++++ Records for this exercise

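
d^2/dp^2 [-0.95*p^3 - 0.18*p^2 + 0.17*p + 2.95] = -5.7*p - 0.36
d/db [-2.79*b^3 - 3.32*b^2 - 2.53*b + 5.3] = -8.37*b^2 - 6.64*b - 2.53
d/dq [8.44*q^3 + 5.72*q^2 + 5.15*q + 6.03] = 25.32*q^2 + 11.44*q + 5.15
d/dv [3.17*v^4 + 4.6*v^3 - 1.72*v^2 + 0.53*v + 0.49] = 12.68*v^3 + 13.8*v^2 - 3.44*v + 0.53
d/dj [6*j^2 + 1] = 12*j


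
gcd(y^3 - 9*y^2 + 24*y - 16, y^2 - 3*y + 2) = y - 1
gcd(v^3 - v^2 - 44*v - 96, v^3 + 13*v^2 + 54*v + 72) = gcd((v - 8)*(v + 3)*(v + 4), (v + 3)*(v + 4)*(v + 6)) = v^2 + 7*v + 12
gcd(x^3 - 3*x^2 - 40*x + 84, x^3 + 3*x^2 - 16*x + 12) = x^2 + 4*x - 12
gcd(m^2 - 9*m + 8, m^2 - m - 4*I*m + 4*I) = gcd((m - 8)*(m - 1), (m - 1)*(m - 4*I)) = m - 1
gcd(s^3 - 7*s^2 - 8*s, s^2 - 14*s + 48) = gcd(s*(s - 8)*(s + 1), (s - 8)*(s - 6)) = s - 8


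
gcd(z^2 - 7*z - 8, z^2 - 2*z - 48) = z - 8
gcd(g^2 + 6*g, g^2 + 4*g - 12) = g + 6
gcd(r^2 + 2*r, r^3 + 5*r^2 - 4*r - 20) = r + 2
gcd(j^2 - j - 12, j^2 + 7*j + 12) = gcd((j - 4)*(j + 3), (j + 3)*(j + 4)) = j + 3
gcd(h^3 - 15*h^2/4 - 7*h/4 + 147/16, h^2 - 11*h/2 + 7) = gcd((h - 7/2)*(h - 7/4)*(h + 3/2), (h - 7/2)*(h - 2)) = h - 7/2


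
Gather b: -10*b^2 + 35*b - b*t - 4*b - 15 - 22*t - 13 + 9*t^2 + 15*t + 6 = -10*b^2 + b*(31 - t) + 9*t^2 - 7*t - 22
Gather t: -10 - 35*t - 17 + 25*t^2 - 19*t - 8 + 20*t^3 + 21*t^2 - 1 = 20*t^3 + 46*t^2 - 54*t - 36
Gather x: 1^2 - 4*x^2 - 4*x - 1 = -4*x^2 - 4*x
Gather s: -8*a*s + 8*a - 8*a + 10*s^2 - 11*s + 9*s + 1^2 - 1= 10*s^2 + s*(-8*a - 2)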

++++++++

> Task to carry out
All lines from the one containing "d/dq [8.44*q^3 +" through the last line of the data, both included, are to be retyped exactly, and no other line belongs in the answer.

> Reply
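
d/dq [8.44*q^3 + 5.72*q^2 + 5.15*q + 6.03] = 25.32*q^2 + 11.44*q + 5.15
d/dv [3.17*v^4 + 4.6*v^3 - 1.72*v^2 + 0.53*v + 0.49] = 12.68*v^3 + 13.8*v^2 - 3.44*v + 0.53
d/dj [6*j^2 + 1] = 12*j


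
gcd(y^3 - 9*y^2 + 24*y - 16, y^2 - 3*y + 2) = y - 1
gcd(v^3 - v^2 - 44*v - 96, v^3 + 13*v^2 + 54*v + 72) = gcd((v - 8)*(v + 3)*(v + 4), (v + 3)*(v + 4)*(v + 6)) = v^2 + 7*v + 12
gcd(x^3 - 3*x^2 - 40*x + 84, x^3 + 3*x^2 - 16*x + 12) = x^2 + 4*x - 12
gcd(m^2 - 9*m + 8, m^2 - m - 4*I*m + 4*I) = gcd((m - 8)*(m - 1), (m - 1)*(m - 4*I)) = m - 1
gcd(s^3 - 7*s^2 - 8*s, s^2 - 14*s + 48) = gcd(s*(s - 8)*(s + 1), (s - 8)*(s - 6)) = s - 8


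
gcd(z^2 - 7*z - 8, z^2 - 2*z - 48) = z - 8
gcd(g^2 + 6*g, g^2 + 4*g - 12) = g + 6
gcd(r^2 + 2*r, r^3 + 5*r^2 - 4*r - 20) = r + 2
gcd(j^2 - j - 12, j^2 + 7*j + 12) = gcd((j - 4)*(j + 3), (j + 3)*(j + 4)) = j + 3
gcd(h^3 - 15*h^2/4 - 7*h/4 + 147/16, h^2 - 11*h/2 + 7) = gcd((h - 7/2)*(h - 7/4)*(h + 3/2), (h - 7/2)*(h - 2)) = h - 7/2


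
Gather b: -10*b^2 + 35*b - b*t - 4*b - 15 - 22*t - 13 + 9*t^2 + 15*t + 6 = -10*b^2 + b*(31 - t) + 9*t^2 - 7*t - 22
Gather t: -10 - 35*t - 17 + 25*t^2 - 19*t - 8 + 20*t^3 + 21*t^2 - 1 = 20*t^3 + 46*t^2 - 54*t - 36
Gather x: 1^2 - 4*x^2 - 4*x - 1 = -4*x^2 - 4*x
Gather s: -8*a*s + 8*a - 8*a + 10*s^2 - 11*s + 9*s + 1^2 - 1= 10*s^2 + s*(-8*a - 2)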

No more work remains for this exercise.